(What needs to be done)
Your output should contain every record, unchanged.

--- --- ---

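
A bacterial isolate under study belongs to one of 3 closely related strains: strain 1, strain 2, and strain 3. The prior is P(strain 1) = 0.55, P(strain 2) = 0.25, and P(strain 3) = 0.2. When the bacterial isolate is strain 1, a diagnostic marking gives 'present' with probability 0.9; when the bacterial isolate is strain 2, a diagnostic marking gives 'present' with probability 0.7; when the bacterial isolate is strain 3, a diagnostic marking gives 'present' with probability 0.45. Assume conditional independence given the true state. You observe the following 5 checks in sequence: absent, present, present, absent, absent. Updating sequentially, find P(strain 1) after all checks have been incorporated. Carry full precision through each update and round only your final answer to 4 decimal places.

Apply Bayes' rule sequentially, carrying P(strain 1) forward.
After 'absent': normaliser = 0.1·0.5500 + 0.3·0.2500 + 0.55·0.2000; P(strain 1) ≈ 0.2292, P(strain 2) ≈ 0.3125, P(strain 3) ≈ 0.4583
After 'present': normaliser = 0.9·0.2292 + 0.7·0.3125 + 0.45·0.4583; P(strain 1) ≈ 0.3267, P(strain 2) ≈ 0.3465, P(strain 3) ≈ 0.3267
After 'present': normaliser = 0.9·0.3267 + 0.7·0.3465 + 0.45·0.3267; P(strain 1) ≈ 0.4301, P(strain 2) ≈ 0.3548, P(strain 3) ≈ 0.2151
After 'absent': normaliser = 0.1·0.4301 + 0.3·0.3548 + 0.55·0.2151; P(strain 1) ≈ 0.1606, P(strain 2) ≈ 0.3976, P(strain 3) ≈ 0.4418
After 'absent': normaliser = 0.1·0.1606 + 0.3·0.3976 + 0.55·0.4418; P(strain 1) ≈ 0.0425, P(strain 2) ≈ 0.3153, P(strain 3) ≈ 0.6423

0.0425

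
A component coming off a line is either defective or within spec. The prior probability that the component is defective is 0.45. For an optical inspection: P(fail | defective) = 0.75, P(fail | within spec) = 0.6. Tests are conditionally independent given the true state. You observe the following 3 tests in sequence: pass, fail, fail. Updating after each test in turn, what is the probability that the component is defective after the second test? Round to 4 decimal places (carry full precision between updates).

0.3899

Each posterior becomes the prior for the next update.
After 'pass': P(defective) = 0.25·0.4500 / (0.25·0.4500 + 0.4·0.5500) ≈ 0.3383
After 'fail': P(defective) = 0.75·0.3383 / (0.75·0.3383 + 0.6·0.6617) ≈ 0.3899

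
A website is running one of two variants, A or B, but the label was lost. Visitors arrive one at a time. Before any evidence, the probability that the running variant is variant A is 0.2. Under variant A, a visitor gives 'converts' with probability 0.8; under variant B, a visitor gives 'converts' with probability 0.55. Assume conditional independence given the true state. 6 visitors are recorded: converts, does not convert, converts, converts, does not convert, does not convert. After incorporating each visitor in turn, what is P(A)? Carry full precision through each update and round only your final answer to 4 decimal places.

0.0633

After 'converts': P(A) = 0.8·0.2000 / (0.8·0.2000 + 0.55·0.8000) ≈ 0.2667
After 'does not convert': P(A) = 0.2·0.2667 / (0.2·0.2667 + 0.45·0.7333) ≈ 0.1391
After 'converts': P(A) = 0.8·0.1391 / (0.8·0.1391 + 0.55·0.8609) ≈ 0.1903
After 'converts': P(A) = 0.8·0.1903 / (0.8·0.1903 + 0.55·0.8097) ≈ 0.2548
After 'does not convert': P(A) = 0.2·0.2548 / (0.2·0.2548 + 0.45·0.7452) ≈ 0.1319
After 'does not convert': P(A) = 0.2·0.1319 / (0.2·0.1319 + 0.45·0.8681) ≈ 0.0633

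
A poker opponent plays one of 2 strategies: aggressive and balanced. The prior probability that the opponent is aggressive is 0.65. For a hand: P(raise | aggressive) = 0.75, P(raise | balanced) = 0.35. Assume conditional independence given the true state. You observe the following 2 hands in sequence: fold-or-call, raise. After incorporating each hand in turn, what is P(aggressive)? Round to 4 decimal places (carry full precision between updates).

0.6048

After 'fold-or-call': P(aggressive) = 0.25·0.6500 / (0.25·0.6500 + 0.65·0.3500) ≈ 0.4167
After 'raise': P(aggressive) = 0.75·0.4167 / (0.75·0.4167 + 0.35·0.5833) ≈ 0.6048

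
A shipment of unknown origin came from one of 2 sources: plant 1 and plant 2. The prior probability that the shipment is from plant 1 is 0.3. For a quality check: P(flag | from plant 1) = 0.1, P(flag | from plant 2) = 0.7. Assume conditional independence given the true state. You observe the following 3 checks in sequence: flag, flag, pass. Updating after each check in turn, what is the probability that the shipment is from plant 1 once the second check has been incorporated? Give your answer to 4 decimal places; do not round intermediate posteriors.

Each posterior becomes the prior for the next update.
After 'flag': P(plant 1) = 0.1·0.3000 / (0.1·0.3000 + 0.7·0.7000) ≈ 0.0577
After 'flag': P(plant 1) = 0.1·0.0577 / (0.1·0.0577 + 0.7·0.9423) ≈ 0.0087

0.0087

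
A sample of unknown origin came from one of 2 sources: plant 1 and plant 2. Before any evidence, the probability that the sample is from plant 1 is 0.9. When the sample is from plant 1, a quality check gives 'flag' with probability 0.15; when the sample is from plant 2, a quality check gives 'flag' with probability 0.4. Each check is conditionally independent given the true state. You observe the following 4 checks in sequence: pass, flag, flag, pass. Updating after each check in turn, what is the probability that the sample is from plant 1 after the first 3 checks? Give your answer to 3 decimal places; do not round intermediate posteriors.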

--- --- ---

(Answer section)
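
A bacterial isolate under study belongs to one of 3 closely related strains: strain 1, strain 2, and strain 3. The prior is P(strain 1) = 0.55, P(strain 2) = 0.25, and P(strain 3) = 0.2. When the bacterial isolate is strain 1, a diagnostic marking gives 'present' with probability 0.9; when the bacterial isolate is strain 2, a diagnostic marking gives 'present' with probability 0.7; when the bacterial isolate is strain 3, a diagnostic marking gives 'present' with probability 0.45. Assume conditional independence given the true state. You observe the following 5 checks in sequence: absent, present, present, absent, absent. Updating sequentially, find P(strain 1) after all checks have been incorporated. Carry full precision through each update and round only your final answer to 4 decimal places.

Apply Bayes' rule sequentially, carrying P(strain 1) forward.
After 'absent': normaliser = 0.1·0.5500 + 0.3·0.2500 + 0.55·0.2000; P(strain 1) ≈ 0.2292, P(strain 2) ≈ 0.3125, P(strain 3) ≈ 0.4583
After 'present': normaliser = 0.9·0.2292 + 0.7·0.3125 + 0.45·0.4583; P(strain 1) ≈ 0.3267, P(strain 2) ≈ 0.3465, P(strain 3) ≈ 0.3267
After 'present': normaliser = 0.9·0.3267 + 0.7·0.3465 + 0.45·0.3267; P(strain 1) ≈ 0.4301, P(strain 2) ≈ 0.3548, P(strain 3) ≈ 0.2151
After 'absent': normaliser = 0.1·0.4301 + 0.3·0.3548 + 0.55·0.2151; P(strain 1) ≈ 0.1606, P(strain 2) ≈ 0.3976, P(strain 3) ≈ 0.4418
After 'absent': normaliser = 0.1·0.1606 + 0.3·0.3976 + 0.55·0.4418; P(strain 1) ≈ 0.0425, P(strain 2) ≈ 0.3153, P(strain 3) ≈ 0.6423

0.0425

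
A component coming off a line is either defective or within spec. The prior probability that the component is defective is 0.45. For an optical inspection: P(fail | defective) = 0.75, P(fail | within spec) = 0.6. Tests are conditionally independent given the true state. You observe the following 3 tests in sequence: pass, fail, fail. Updating after each test in turn, what is the probability that the component is defective after the second test? Round to 4 decimal places (carry full precision between updates).

0.3899

Each posterior becomes the prior for the next update.
After 'pass': P(defective) = 0.25·0.4500 / (0.25·0.4500 + 0.4·0.5500) ≈ 0.3383
After 'fail': P(defective) = 0.75·0.3383 / (0.75·0.3383 + 0.6·0.6617) ≈ 0.3899

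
A website is running one of two variants, A or B, but the label was lost. Visitors arrive one at a time. Before any evidence, the probability that the running variant is variant A is 0.2. Under variant A, a visitor gives 'converts' with probability 0.8; under variant B, a visitor gives 'converts' with probability 0.55. Assume conditional independence given the true state. 6 visitors are recorded: converts, does not convert, converts, converts, does not convert, does not convert. After incorporating each visitor in turn, what is P(A)? Carry full precision through each update and round only your final answer to 4 decimal places.

0.0633

After 'converts': P(A) = 0.8·0.2000 / (0.8·0.2000 + 0.55·0.8000) ≈ 0.2667
After 'does not convert': P(A) = 0.2·0.2667 / (0.2·0.2667 + 0.45·0.7333) ≈ 0.1391
After 'converts': P(A) = 0.8·0.1391 / (0.8·0.1391 + 0.55·0.8609) ≈ 0.1903
After 'converts': P(A) = 0.8·0.1903 / (0.8·0.1903 + 0.55·0.8097) ≈ 0.2548
After 'does not convert': P(A) = 0.2·0.2548 / (0.2·0.2548 + 0.45·0.7452) ≈ 0.1319
After 'does not convert': P(A) = 0.2·0.1319 / (0.2·0.1319 + 0.45·0.8681) ≈ 0.0633

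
A poker opponent plays one of 2 strategies: aggressive and balanced. The prior probability that the opponent is aggressive is 0.65. For a hand: P(raise | aggressive) = 0.75, P(raise | balanced) = 0.35. Assume conditional independence given the true state. You observe the following 2 hands in sequence: fold-or-call, raise. After incorporating each hand in turn, what is P(aggressive)? Round to 4 decimal places (carry full precision between updates).

0.6048

After 'fold-or-call': P(aggressive) = 0.25·0.6500 / (0.25·0.6500 + 0.65·0.3500) ≈ 0.4167
After 'raise': P(aggressive) = 0.75·0.4167 / (0.75·0.4167 + 0.35·0.5833) ≈ 0.6048

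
A shipment of unknown origin came from one of 2 sources: plant 1 and plant 2. The prior probability that the shipment is from plant 1 is 0.3. For a quality check: P(flag | from plant 1) = 0.1, P(flag | from plant 2) = 0.7. Assume conditional independence given the true state. You observe the following 3 checks in sequence: flag, flag, pass. Updating after each check in turn, what is the probability that the shipment is from plant 1 once the second check has been incorporated? Give your answer to 4 decimal places; do not round intermediate posteriors.

Each posterior becomes the prior for the next update.
After 'flag': P(plant 1) = 0.1·0.3000 / (0.1·0.3000 + 0.7·0.7000) ≈ 0.0577
After 'flag': P(plant 1) = 0.1·0.0577 / (0.1·0.0577 + 0.7·0.9423) ≈ 0.0087

0.0087

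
A sample of unknown origin came from one of 2 sources: plant 1 and plant 2. Before any evidence, the probability that the sample is from plant 1 is 0.9. When the sample is from plant 1, a quality check gives 'flag' with probability 0.15; when the sample is from plant 2, a quality check gives 'flag' with probability 0.4. Each check is conditionally independent given the true state. You observe the following 4 checks in sequence: pass, flag, flag, pass. Updating after each check in turn, what is the probability that the sample is from plant 1 after the first 3 checks? Give your answer to 3 decimal places; do not round intermediate posteriors.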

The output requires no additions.